Items from a dataset
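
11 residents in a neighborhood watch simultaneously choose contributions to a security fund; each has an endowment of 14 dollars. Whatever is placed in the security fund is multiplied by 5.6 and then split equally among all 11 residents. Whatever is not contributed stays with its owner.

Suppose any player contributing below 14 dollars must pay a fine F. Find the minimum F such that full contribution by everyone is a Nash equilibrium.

Given the others contribute fully, the best deviation is to contribute 0 (any partial contribution still incurs the fine and gives up units whose private return 0.5091 is below 1).
Deviating from 14 to 0 saves 14 dollars but forfeits the deviator's share of the drop in the security fund: 5.6/11 × 14 = 7.13.
So the deviation gain is 14 − 7.13 = 6.87, and the fine must be at least 6.87 dollars to wipe it out.

6.87 dollars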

▸ Work order
Set down the records again verbatim, so that each word stays as it is.

▸ Task result
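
11 residents in a neighborhood watch simultaneously choose contributions to a security fund; each has an endowment of 14 dollars. Whatever is placed in the security fund is multiplied by 5.6 and then split equally among all 11 residents. Whatever is not contributed stays with its owner.

Suppose any player contributing below 14 dollars must pay a fine F. Find the minimum F such that full contribution by everyone is a Nash equilibrium.

Given the others contribute fully, the best deviation is to contribute 0 (any partial contribution still incurs the fine and gives up units whose private return 0.5091 is below 1).
Deviating from 14 to 0 saves 14 dollars but forfeits the deviator's share of the drop in the security fund: 5.6/11 × 14 = 7.13.
So the deviation gain is 14 − 7.13 = 6.87, and the fine must be at least 6.87 dollars to wipe it out.

6.87 dollars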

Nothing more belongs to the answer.